__WORK REQUEST__.
Tell me how many lines in the entries below contain the word "updates"; reply with the number and nothing else.

__SUPPLIED DATA__.

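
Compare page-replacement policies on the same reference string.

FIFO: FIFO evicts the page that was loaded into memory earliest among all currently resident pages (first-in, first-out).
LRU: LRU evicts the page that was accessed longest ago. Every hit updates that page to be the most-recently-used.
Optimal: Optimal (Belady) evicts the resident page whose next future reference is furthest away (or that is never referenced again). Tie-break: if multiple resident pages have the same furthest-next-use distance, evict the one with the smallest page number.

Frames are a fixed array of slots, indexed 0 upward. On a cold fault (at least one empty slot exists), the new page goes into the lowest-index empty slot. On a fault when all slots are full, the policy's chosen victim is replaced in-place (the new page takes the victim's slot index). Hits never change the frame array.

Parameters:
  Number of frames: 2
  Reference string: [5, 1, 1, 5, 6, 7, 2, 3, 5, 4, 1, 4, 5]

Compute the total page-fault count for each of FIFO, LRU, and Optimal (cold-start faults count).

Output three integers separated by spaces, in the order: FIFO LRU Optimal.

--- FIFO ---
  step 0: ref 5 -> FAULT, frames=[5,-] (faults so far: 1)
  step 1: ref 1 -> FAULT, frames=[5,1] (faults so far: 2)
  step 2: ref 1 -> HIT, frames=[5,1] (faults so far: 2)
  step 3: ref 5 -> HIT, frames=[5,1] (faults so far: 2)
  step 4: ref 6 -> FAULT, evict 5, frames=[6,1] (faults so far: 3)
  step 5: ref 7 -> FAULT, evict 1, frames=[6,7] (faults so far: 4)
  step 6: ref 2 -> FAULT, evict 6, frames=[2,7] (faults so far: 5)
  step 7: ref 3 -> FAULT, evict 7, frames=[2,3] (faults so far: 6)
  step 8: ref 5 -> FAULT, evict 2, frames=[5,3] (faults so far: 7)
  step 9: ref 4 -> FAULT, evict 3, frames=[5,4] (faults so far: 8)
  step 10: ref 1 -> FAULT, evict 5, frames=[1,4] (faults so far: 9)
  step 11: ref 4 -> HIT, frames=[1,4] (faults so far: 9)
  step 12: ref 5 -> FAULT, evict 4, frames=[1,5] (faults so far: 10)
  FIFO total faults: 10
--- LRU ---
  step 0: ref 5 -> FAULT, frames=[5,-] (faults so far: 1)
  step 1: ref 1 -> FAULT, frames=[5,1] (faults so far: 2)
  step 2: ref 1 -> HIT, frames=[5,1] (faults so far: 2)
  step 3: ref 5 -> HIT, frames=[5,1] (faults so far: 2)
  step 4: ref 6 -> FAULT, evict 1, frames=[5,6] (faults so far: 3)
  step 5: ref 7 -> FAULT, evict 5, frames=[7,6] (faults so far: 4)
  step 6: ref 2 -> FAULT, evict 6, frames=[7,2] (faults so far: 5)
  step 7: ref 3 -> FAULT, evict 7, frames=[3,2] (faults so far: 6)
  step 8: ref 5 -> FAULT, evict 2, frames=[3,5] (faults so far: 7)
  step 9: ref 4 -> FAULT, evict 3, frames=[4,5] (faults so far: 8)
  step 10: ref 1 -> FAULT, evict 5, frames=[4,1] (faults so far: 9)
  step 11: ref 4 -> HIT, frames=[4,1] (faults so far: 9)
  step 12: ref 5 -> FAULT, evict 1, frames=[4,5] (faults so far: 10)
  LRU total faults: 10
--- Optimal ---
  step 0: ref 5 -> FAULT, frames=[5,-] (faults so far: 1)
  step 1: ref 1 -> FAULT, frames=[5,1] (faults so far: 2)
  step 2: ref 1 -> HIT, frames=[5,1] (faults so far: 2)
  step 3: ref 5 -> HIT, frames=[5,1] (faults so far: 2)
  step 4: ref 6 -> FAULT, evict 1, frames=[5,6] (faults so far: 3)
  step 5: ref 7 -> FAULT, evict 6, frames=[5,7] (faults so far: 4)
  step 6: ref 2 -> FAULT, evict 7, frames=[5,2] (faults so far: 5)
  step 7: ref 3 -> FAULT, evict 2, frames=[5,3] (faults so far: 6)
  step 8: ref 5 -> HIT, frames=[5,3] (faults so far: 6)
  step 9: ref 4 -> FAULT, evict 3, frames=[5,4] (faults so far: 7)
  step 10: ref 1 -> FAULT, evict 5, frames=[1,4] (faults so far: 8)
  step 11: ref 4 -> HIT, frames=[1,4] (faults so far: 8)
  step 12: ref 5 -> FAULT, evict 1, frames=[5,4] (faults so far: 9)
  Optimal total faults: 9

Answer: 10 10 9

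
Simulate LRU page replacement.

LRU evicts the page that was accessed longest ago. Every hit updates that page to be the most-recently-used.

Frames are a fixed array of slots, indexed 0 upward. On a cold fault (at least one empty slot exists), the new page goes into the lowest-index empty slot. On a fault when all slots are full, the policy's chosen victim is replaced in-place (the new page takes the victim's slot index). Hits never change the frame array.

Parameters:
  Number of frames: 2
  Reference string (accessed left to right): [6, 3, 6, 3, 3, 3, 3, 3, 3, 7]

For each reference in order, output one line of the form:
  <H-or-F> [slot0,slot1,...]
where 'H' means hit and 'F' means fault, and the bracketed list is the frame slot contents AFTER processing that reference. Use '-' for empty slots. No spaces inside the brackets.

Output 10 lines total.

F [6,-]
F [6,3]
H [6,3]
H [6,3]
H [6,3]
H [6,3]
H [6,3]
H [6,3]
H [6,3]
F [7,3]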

__ANSWER BELOW__.
2